* **Data shown**
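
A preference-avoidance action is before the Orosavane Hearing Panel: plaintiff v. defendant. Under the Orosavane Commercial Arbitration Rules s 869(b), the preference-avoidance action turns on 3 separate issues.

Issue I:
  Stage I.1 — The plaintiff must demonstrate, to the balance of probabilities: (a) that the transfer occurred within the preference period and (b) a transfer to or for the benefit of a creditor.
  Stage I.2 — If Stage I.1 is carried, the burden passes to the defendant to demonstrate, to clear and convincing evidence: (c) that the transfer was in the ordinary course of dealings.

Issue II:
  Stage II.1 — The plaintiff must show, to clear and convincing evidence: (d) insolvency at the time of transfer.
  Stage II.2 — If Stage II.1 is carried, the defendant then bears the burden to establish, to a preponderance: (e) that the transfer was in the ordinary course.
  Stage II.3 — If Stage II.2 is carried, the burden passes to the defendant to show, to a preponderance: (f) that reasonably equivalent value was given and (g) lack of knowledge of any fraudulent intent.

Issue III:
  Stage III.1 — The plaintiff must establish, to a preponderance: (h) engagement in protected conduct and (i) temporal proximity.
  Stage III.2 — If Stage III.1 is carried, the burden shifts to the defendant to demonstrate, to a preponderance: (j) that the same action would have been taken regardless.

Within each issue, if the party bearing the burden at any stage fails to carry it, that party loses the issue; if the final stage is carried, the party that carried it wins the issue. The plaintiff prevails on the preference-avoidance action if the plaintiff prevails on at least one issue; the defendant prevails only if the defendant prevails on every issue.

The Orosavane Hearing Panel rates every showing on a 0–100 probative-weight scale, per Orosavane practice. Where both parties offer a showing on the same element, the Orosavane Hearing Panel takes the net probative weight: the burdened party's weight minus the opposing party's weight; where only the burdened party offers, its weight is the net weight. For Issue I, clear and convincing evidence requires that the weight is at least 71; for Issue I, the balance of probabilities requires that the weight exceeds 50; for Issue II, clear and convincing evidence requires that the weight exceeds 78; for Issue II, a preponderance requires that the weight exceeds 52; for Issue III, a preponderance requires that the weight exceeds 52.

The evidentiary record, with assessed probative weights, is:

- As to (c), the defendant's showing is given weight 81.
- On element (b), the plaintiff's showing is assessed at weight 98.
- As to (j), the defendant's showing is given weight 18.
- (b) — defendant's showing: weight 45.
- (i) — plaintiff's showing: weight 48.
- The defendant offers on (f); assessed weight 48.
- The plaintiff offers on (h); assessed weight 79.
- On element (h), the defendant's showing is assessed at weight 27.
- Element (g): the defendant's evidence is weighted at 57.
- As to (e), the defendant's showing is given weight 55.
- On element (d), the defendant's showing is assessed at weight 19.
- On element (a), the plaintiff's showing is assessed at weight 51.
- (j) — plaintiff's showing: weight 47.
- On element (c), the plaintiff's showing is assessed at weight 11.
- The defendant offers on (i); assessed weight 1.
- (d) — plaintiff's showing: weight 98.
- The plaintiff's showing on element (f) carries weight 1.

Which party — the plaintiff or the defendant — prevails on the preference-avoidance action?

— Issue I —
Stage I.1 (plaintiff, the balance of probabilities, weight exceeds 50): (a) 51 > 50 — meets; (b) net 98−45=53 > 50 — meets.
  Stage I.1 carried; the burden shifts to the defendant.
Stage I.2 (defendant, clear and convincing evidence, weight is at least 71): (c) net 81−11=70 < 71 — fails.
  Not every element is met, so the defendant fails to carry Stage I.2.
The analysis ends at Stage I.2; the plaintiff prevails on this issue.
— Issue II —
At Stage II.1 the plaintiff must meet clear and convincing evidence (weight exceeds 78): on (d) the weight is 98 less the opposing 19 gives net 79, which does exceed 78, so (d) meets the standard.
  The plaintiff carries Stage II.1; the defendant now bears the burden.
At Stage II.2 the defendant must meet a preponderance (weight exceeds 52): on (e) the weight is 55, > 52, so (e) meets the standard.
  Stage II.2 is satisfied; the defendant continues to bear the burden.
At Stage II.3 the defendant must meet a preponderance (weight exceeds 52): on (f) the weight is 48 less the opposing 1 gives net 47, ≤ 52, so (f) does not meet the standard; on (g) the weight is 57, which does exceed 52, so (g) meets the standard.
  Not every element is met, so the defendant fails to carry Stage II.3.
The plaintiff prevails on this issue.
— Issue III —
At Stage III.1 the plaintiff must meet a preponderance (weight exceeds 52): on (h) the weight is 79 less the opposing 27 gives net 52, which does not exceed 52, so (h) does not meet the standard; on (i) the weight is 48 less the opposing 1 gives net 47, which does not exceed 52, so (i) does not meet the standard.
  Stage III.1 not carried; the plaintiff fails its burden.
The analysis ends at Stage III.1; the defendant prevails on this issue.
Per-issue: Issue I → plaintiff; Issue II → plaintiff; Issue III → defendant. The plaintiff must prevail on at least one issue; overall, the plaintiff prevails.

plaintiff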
--
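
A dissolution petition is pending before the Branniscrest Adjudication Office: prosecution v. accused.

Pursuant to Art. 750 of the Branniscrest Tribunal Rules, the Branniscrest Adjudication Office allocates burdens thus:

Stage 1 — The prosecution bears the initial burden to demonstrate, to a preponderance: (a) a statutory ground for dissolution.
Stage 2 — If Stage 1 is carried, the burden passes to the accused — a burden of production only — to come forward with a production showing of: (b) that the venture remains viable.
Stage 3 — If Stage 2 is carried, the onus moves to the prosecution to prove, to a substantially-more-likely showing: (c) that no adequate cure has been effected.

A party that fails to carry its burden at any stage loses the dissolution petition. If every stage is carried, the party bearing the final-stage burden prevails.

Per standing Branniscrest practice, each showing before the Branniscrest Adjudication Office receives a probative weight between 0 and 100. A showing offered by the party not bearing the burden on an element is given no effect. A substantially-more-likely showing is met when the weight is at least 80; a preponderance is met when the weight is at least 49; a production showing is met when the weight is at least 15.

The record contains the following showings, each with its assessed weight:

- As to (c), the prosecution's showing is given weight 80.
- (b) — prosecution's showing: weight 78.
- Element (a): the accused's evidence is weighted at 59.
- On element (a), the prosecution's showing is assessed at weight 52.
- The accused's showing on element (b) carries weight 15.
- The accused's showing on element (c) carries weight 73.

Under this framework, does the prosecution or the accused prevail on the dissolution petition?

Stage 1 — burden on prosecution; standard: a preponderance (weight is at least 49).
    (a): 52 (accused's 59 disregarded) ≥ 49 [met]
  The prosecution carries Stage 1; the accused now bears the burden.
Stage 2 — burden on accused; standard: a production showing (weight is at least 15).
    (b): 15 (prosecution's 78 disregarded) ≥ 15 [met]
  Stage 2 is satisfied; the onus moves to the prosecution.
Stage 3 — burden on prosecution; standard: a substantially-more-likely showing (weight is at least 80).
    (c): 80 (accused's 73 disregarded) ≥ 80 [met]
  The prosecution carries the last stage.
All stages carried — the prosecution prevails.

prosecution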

* **Task to carry out**
Which lines in the records contain the word "ordinary"? Copy each one.

* **Result of this task**
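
  Stage I.2 — If Stage I.1 is carried, the burden passes to the defendant to demonstrate, to clear and convincing evidence: (c) that the transfer was in the ordinary course of dealings.
  Stage II.2 — If Stage II.1 is carried, the defendant then bears the burden to establish, to a preponderance: (e) that the transfer was in the ordinary course.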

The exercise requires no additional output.